Your assignment
The lines you return should be those containing the string "gate", taken from the data below.

Available data
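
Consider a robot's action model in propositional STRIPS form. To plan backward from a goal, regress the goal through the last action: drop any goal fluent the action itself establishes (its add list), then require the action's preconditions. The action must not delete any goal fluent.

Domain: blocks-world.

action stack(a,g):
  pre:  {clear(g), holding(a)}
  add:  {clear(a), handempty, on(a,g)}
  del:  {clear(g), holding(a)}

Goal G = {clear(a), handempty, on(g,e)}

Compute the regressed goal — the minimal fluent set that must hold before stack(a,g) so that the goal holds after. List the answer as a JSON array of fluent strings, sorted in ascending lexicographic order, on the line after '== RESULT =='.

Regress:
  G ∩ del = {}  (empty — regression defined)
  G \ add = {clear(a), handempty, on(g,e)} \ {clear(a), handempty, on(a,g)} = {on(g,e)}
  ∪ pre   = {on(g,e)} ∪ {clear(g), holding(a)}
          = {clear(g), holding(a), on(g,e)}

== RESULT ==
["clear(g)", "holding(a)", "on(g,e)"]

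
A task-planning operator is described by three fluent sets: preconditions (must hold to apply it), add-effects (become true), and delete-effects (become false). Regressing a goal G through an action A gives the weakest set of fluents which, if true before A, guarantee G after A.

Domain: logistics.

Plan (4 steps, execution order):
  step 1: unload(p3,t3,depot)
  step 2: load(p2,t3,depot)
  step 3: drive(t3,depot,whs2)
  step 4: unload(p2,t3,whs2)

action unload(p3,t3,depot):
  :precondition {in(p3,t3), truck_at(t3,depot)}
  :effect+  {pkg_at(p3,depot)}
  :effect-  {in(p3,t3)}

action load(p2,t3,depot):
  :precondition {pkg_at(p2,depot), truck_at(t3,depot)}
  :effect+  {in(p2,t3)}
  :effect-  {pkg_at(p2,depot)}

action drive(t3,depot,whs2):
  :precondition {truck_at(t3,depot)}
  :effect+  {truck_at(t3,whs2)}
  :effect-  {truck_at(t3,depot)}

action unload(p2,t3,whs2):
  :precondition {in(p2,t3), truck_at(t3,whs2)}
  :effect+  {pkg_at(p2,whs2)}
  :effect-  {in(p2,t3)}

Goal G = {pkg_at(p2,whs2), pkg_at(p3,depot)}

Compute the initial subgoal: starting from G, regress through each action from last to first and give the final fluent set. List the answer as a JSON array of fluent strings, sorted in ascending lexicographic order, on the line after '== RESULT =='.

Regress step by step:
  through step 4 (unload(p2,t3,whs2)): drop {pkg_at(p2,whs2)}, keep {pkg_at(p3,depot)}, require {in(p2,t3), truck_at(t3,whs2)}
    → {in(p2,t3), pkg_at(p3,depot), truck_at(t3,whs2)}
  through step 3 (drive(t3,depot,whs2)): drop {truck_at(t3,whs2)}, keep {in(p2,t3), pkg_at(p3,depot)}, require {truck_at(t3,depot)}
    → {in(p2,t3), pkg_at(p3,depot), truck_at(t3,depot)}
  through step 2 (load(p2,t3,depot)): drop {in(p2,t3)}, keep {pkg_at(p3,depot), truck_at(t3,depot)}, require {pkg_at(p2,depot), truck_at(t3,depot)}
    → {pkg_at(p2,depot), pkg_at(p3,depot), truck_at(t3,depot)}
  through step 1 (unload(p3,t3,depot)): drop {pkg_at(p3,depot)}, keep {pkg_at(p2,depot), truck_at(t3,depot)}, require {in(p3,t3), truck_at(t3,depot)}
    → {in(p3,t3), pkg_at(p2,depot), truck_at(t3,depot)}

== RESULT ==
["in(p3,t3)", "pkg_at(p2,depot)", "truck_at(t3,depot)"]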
==
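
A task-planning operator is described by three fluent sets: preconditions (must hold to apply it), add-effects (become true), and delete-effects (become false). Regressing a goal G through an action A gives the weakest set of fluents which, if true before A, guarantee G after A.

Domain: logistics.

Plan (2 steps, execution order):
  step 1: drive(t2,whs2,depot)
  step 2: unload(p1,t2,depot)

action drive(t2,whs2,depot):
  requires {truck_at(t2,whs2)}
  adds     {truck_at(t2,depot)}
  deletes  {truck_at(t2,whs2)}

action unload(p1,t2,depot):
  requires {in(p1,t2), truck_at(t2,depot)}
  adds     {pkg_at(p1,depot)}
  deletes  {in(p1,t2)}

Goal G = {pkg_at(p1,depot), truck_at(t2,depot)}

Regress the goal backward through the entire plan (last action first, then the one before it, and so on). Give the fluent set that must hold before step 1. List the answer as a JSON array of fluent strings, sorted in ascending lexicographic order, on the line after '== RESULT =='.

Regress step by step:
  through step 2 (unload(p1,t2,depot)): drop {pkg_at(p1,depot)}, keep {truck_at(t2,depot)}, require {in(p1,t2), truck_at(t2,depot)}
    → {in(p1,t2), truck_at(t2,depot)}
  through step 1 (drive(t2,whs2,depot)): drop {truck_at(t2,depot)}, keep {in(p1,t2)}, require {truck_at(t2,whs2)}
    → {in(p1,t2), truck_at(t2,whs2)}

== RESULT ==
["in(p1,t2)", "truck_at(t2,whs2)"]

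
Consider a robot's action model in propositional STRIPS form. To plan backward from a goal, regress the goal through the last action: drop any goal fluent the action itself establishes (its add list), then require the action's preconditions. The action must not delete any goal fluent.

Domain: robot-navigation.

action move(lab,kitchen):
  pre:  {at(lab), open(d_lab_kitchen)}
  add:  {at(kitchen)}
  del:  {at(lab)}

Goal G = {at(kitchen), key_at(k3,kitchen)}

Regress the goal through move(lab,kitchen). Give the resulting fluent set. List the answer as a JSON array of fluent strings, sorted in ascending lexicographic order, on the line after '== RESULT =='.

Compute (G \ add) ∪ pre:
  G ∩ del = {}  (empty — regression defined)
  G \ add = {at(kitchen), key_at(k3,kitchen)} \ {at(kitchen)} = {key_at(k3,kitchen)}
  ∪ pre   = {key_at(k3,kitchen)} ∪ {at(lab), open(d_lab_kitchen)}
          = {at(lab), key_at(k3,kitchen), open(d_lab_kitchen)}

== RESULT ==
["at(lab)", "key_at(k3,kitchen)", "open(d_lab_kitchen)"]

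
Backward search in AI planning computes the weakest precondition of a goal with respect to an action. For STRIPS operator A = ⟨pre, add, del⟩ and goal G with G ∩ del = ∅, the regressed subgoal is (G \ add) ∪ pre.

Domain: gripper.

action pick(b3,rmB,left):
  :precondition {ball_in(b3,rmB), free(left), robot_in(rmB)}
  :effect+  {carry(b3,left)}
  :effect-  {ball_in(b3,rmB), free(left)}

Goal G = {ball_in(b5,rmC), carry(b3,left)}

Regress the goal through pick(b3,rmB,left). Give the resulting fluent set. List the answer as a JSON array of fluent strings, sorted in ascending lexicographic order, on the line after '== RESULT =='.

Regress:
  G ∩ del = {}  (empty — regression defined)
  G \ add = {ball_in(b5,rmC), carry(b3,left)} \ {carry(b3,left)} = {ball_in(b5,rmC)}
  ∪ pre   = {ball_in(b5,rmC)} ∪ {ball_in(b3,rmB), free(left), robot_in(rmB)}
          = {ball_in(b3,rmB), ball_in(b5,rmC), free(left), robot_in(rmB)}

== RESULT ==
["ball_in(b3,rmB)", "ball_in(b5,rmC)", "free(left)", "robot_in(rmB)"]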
...
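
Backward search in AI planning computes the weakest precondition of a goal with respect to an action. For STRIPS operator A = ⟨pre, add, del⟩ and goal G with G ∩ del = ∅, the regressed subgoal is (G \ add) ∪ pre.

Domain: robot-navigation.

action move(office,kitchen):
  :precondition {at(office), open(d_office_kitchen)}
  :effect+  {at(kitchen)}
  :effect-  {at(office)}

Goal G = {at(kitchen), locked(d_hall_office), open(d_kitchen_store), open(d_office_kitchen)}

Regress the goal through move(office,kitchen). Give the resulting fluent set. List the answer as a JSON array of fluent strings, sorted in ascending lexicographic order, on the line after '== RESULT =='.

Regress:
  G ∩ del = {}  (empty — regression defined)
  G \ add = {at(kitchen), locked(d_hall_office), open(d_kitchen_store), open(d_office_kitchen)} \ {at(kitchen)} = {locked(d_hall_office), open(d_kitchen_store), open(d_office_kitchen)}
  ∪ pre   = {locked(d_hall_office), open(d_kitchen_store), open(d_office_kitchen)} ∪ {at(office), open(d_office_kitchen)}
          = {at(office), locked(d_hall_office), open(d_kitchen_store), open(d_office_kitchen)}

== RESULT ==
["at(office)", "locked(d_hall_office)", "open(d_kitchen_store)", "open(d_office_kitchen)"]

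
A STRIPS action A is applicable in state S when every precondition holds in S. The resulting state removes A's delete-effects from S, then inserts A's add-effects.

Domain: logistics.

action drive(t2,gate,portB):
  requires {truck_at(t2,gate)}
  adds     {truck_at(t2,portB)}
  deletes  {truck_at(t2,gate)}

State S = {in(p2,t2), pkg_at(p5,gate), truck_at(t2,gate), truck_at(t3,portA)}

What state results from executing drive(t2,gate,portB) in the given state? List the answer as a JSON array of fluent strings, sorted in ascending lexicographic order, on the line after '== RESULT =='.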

Your solution
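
action drive(t2,gate,portB):
  requires {truck_at(t2,gate)}
  deletes  {truck_at(t2,gate)}
State S = {in(p2,t2), pkg_at(p5,gate), truck_at(t2,gate), truck_at(t3,portA)}
What state results from executing drive(t2,gate,portB) in the given state? List the answer as a JSON array of fluent strings, sorted in ascending lexicographic order, on the line after '== RESULT =='.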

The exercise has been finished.